_REQUIREMENT_
Give the number of lines in the data that hold the string "dynamic". Nothing else is needed.

_AVAILABLE DATA_
+ + + + + + +
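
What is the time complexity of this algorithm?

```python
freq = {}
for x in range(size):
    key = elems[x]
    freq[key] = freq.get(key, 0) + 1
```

Time complexity: O(n).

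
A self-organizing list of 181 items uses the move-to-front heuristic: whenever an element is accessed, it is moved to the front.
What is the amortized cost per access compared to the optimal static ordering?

With potential Phi = number of inversions between the MTF list and the optimal static list (at most C(181,2)), each access has amortized cost at most 2 * (cost under optimal static ordering). This is the move-to-front 2-competitiveness result.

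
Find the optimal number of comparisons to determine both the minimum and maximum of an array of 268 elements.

Naive approach: 534 comparisons (267 for max + 267 for min).
Optimal: Compare elements in pairs first (floor(n/2) = 134 comparisons), then find max among winners and min among losers (133 comparisons each).
Total: ceil(3n/2) - 2 = 400 comparisons. An adversary argument shows this is also a lower bound.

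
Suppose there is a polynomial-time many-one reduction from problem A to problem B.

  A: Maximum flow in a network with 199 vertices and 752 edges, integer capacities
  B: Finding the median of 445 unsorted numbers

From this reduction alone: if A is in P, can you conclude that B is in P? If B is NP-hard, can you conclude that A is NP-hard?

A poly-time reduction A <=_p B transfers tractability DOWN (B easy => A easy) and hardness UP (A hard => B hard), not the reverse.
From A in P, the reduction alone does NOT give B in P: any problem in P trivially reduces to SAT, yet SAT is not known to be in P.
From B NP-hard, the reduction alone does NOT give A NP-hard: again, easy problems reduce to hard ones.
(Here in fact A is P and B is P.)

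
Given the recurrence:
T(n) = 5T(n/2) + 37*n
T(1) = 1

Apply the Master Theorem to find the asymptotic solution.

a=5, b=2, f(n)=37*n. log_2(5) = 2.322. Case 1 of Master Theorem: T(n) = O(n^2.322).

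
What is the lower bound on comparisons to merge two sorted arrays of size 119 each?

To merge two sorted arrays of size 119, we need at least 237 comparisons in the worst case. An adversary can force every element to be compared.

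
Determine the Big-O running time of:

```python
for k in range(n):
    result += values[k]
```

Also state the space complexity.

Time complexity: O(n).
Space complexity: O(1).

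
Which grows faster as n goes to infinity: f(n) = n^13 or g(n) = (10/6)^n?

g(n) = (10/6)^n grows faster: (10/6)^n is exponential with base 10/6 > 1, dominating every polynomial.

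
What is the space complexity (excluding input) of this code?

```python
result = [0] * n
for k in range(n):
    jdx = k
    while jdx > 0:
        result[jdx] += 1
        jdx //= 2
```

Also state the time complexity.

Space complexity: O(n).
Auxiliary storage grows linearly with the input size n in the worst case.
Time complexity: O(n log n).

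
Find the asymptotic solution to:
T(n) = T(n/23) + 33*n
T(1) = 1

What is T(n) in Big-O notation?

Geometric series: 33*n*(1 + 1/23 + 1/23^2 + ...) = O(n). T(n) = O(n).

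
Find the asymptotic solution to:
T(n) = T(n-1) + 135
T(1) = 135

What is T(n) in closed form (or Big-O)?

Unrolling: T(n) = T(n-1) + 135 = T(n-2) + 2*135 = ... = T(1) + (n-1)*135 = 135 + (n-1)*135 = 135n.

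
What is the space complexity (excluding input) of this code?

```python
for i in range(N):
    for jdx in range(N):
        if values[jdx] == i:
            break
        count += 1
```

Space complexity: O(1).
Only a constant amount of auxiliary storage is used; nothing grows with n.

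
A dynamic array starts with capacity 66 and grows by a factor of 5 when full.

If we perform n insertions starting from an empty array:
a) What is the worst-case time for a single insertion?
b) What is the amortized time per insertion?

(a) Worst-case single insertion: O(n) -- when the array is full at capacity c, the resize copies all c elements, and c can be Theta(n).
(b) Resizes happen at sizes 66, 330, 1650, ... Total copy cost for n insertions: 66 + 330 + ... = O(n) (geometric series with ratio 1/5). Amortized cost per insertion: O(n)/n = O(1).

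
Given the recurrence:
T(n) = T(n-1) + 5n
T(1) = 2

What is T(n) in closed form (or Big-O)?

Unrolling: T(n) = 2 + 5*(2 + 3 + ... + n) = 2 + 5*(n(n+1)/2 - 1) = O(n^2).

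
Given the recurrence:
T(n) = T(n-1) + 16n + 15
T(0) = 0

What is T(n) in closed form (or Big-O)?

Dominant term in sum is 16*sum(i, i=1..n) = 16*n*(n+1)/2 = O(n^2).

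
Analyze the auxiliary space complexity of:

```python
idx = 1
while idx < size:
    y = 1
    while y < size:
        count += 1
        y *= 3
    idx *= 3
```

Space complexity: O(1).
Only a constant amount of auxiliary storage is used; nothing grows with n.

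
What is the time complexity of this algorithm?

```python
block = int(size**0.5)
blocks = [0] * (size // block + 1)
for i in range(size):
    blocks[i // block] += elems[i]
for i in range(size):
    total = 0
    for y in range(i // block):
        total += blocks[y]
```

Time complexity: O(n * sqrt(n)).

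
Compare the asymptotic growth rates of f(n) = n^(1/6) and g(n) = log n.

f(n) = n^(1/6) grows faster: any positive power of n dominates log n.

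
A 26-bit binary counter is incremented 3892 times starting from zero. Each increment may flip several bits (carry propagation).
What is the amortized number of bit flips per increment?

Bit i flips on every 2^i-th increment, so over 3892 increments bit i flips floor(3892/2^i) times. Summing over i: total flips < 2 * 3892. Amortized: < 2 = O(1) per increment.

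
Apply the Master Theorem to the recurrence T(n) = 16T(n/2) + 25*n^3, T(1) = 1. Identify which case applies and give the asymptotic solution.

a=16, b=2, f(n)=25*n^3.
log_2(16) = 4 > 3.
Since f(n) = O(n^3) is polynomially smaller than n^4, Case 1 applies.
T(n) = Theta(n^4).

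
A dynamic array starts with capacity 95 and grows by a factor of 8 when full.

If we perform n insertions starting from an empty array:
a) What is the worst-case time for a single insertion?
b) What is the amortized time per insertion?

(a) Worst-case single insertion: O(n) -- when the array is full at capacity c, the resize copies all c elements, and c can be Theta(n).
(b) Resizes happen at sizes 95, 760, 6080, ... Total copy cost for n insertions: 95 + 760 + ... = O(n) (geometric series with ratio 1/8). Amortized cost per insertion: O(n)/n = O(1).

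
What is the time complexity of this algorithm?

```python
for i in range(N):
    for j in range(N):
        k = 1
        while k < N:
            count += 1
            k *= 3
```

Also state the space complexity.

Time complexity: O(n^2 log n).
Space complexity: O(1).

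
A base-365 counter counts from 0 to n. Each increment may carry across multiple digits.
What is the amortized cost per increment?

Digit at position i changes every 365^i increments. Total digit changes over n increments: n * 365/(365-1) = O(n). Amortized: O(1).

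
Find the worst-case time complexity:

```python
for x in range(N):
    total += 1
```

Time complexity: O(n).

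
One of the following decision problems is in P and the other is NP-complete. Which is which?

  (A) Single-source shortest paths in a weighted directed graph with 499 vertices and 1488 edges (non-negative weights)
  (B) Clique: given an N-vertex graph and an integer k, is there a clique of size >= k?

(A) is P: Dijkstra's algorithm runs in O((V+E) log V).
(B) is NP-complete: complement of Independent Set / Vertex Cover (with k part of the input).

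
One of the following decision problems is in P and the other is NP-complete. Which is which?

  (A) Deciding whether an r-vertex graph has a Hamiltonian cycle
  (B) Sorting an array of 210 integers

(A) is NP-complete: one of Karp's 21 NP-complete problems.
(B) is P: merge sort runs in O(n log n).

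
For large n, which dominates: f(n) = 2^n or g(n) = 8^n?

g(n) = 8^n grows faster: (8/2)^n -> infinity since 8/2 > 1.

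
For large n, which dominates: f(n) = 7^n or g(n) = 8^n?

g(n) = 8^n grows faster: (8/7)^n -> infinity since 8/7 > 1.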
+ + + + + + +
_TASK RESULT_
2